* [AIM OF THE EXERCISE]:
Return every line of the data below that includes the string "prefer".

* [SUPPLIED RECORDS]:

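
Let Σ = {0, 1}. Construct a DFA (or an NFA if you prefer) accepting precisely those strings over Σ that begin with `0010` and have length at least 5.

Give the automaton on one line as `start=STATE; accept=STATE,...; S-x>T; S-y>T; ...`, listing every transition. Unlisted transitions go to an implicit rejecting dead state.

Build one automaton per condition and run them in lockstep. The first has 6 states tracking whether the input so far still matches the prefix `0010`; the second has 7 states tracking the input length, saturating at 6. A product state is a pair (one from each), accepting exactly when both do. Minimizing collapses redundant product states.
       0  1 
>  A   B  C 
   B   D  C 
   C   C  C 
   D   C  E 
   E   F  C 
   F   G  G 
 * G   G  G 
(> = start, * = accepting)

start=A; accept=G; A-0>B; A-1>C; B-0>D; B-1>C; C-0>C; C-1>C; D-0>C; D-1>E; E-0>F; E-1>C; F-0>G; F-1>G; G-0>G; G-1>G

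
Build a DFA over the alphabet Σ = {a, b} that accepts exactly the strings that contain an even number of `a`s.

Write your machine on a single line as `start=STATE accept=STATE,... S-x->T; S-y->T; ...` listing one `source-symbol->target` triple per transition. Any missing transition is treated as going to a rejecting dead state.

start=S0; accept=S0; S0-a->S1; S0-b->S0; S1-a->S0; S1-b->S1

The only thing that matters is how many `a`s have appeared, reduced mod 2. Use one state per residue: S0 for 0, …, S1 for 1. Reading `a` moves to the next residue; anything else stays put. S0 is accepting.
        a   b  
>* S0   S1  S0 
   S1   S0  S1 
(> = start, * = accepting)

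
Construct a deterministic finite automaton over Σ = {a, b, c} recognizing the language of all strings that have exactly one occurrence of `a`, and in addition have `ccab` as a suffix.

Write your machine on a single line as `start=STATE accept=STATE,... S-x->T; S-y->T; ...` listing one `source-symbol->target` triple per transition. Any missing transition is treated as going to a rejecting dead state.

start=s0; accept=s11; s0-a->s1; s0-b->s0; s0-c->s2; s1-a->s3; s1-b->s1; s1-c->s4; s2-a->s1; s2-b->s0; s2-c->s5; s3-a->s3; s3-b->s3; s3-c->s6; s4-a->s3; s4-b->s1; s4-c->s7; s5-a->s8; s5-b->s0; s5-c->s5; s6-a->s3; s6-b->s3; s6-c->s9; s7-a->s10; s7-b->s1; s7-c->s7; s8-a->s3; s8-b->s11; s8-c->s4; s9-a->s10; s9-b->s3; s9-c->s9; s10-a->s3; s10-b->s12; s10-c->s6; s11-a->s3; s11-b->s1; s11-c->s4; s12-a->s3; s12-b->s3; s12-c->s6

Build one automaton per condition and run them in lockstep. One (3 states) tracks the count of `a`s, saturating at 2; the other (5 states) tracks how much of the suffix `ccab` has currently been matched. Each combined state is a pair, one component from each; accept when both components accept.
13 states suffice.
          a    b    c  
>  s0     s1   s0   s2 
   s1     s3   s1   s4 
   s2     s1   s0   s5 
   s3     s3   s3   s6 
   s4     s3   s1   s7 
   s5     s8   s0   s5 
   s6     s3   s3   s9 
   s7    s10   s1   s7 
   s8     s3  s11   s4 
   s9    s10   s3   s9 
   s10    s3  s12   s6 
 * s11    s3   s1   s4 
   s12    s3   s3   s6 
(> = start, * = accepting)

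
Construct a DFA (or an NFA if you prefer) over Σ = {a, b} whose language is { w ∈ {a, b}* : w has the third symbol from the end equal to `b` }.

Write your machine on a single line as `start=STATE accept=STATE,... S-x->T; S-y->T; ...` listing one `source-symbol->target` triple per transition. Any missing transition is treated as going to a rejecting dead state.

Because acceptance depends on a position counted from the end, the machine has to buffer the most recent 3 symbols. Make each state the string of the last up-to-3 symbols read; on input `x` shift the window left and append `x`. Accept when the buffered window has length 3 and begins with `b`.
15 states suffice.
          a    b  
>  q0     q1   q2 
   q1     q3   q4 
   q2     q5   q6 
   q3     q7   q8 
   q4     q9  q10 
   q5    q11  q12 
   q6    q13  q14 
   q7     q7   q8 
   q8     q9  q10 
   q9    q11  q12 
   q10   q13  q14 
 * q11    q7   q8 
 * q12    q9  q10 
 * q13   q11  q12 
 * q14   q13  q14 
(> = start, * = accepting)

start=q0; accept=q11,q12,q13,q14; q0-a->q1; q0-b->q2; q1-a->q3; q1-b->q4; q2-a->q5; q2-b->q6; q3-a->q7; q3-b->q8; q4-a->q9; q4-b->q10; q5-a->q11; q5-b->q12; q6-a->q13; q6-b->q14; q7-a->q7; q7-b->q8; q8-a->q9; q8-b->q10; q9-a->q11; q9-b->q12; q10-a->q13; q10-b->q14; q11-a->q7; q11-b->q8; q12-a->q9; q12-b->q10; q13-a->q11; q13-b->q12; q14-a->q13; q14-b->q14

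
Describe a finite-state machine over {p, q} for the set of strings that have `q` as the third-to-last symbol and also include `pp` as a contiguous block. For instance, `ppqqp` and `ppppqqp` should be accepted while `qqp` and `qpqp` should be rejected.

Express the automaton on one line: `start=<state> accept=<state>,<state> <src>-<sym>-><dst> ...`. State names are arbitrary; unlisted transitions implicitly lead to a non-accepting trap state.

start=A accept=L,R,S,T A-p->B A-q->C B-p->D B-q->E C-p->F C-q->G D-p->H D-q->I E-p->J E-q->K F-p->L F-q->M G-p->N G-q->O H-p->H H-q->I I-p->P I-q->Q J-p->L J-q->M K-p->N K-q->O L-p->H L-q->I M-p->J M-q->K N-p->L N-q->M O-p->N O-q->O P-p->L P-q->R Q-p->S Q-q->T R-p->P R-q->Q S-p->L S-q->R T-p->S T-q->T

Run two small machines in parallel and take their product. One (15 states) tracks the last 3 symbols read; the other (3 states) tracks whether and how much of `pp` has been seen. Each combined state is a pair, one component from each; accept when both components accept.
With 20 states:
       p  q 
>  A   B  C 
   B   D  E 
   C   F  G 
   D   H  I 
   E   J  K 
   F   L  M 
   G   N  O 
   H   H  I 
   I   P  Q 
   J   L  M 
   K   N  O 
 * L   H  I 
   M   J  K 
   N   L  M 
   O   N  O 
   P   L  R 
   Q   S  T 
 * R   P  Q 
 * S   L  R 
 * T   S  T 
(> = start, * = accepting)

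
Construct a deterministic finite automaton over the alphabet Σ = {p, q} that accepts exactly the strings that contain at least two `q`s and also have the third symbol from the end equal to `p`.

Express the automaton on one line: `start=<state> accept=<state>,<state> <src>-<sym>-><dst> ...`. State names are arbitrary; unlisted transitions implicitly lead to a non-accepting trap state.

Handle the two conditions separately and then intersect. One (4 states) tracks the count of `q`s, saturating at 3; the other (15 states) tracks the last 3 symbols read. Each combined state is a pair, one component from each; accept when both components accept. Equivalent product states are then merged.
With 14 states:
          p    q  
>  S0     S1   S2 
   S1     S1   S3 
   S2     S4   S5 
   S3     S4   S6 
   S4     S7   S8 
   S5     S9   S5 
 * S6     S9   S5 
   S7     S7  S10 
   S8    S11   S6 
   S9    S12   S8 
 * S10   S11   S6 
 * S11   S12   S8 
   S12   S13  S10 
 * S13   S13  S10 
(> = start, * = accepting)

start=S0 accept=S6,S10,S11,S13 S0-p->S1 S0-q->S2 S1-p->S1 S1-q->S3 S2-p->S4 S2-q->S5 S3-p->S4 S3-q->S6 S4-p->S7 S4-q->S8 S5-p->S9 S5-q->S5 S6-p->S9 S6-q->S5 S7-p->S7 S7-q->S10 S8-p->S11 S8-q->S6 S9-p->S12 S9-q->S8 S10-p->S11 S10-q->S6 S11-p->S12 S11-q->S8 S12-p->S13 S12-q->S10 S13-p->S13 S13-q->S10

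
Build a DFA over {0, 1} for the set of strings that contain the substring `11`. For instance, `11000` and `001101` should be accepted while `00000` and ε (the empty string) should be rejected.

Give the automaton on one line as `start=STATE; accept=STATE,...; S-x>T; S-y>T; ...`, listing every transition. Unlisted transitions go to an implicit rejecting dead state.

start=A; accept=C; A-0>A; A-1>B; B-0>A; B-1>C; C-0>C; C-1>C

States A..B record the length of the longest prefix of `11` that matches the current input suffix. Reaching C means `11` has been seen, and we stay there forever. Accept from C.
3 states suffice.
       0  1 
>  A   A  B 
   B   A  C 
 * C   C  C 
(> = start, * = accepting)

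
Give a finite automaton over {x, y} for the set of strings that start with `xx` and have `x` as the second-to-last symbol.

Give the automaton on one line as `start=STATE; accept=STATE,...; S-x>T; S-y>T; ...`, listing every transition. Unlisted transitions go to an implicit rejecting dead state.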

* [RESPONSE FOR THIS EXERCISE]:
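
Let Σ = {0, 1}. Construct a DFA (or an NFA if you prefer) accepting precisely those strings over Σ that begin with `0010` and have length at least 5.
Construct a DFA (or an NFA if you prefer) over Σ = {a, b} whose language is { w ∈ {a, b}* : w has the third symbol from the end equal to `b` }.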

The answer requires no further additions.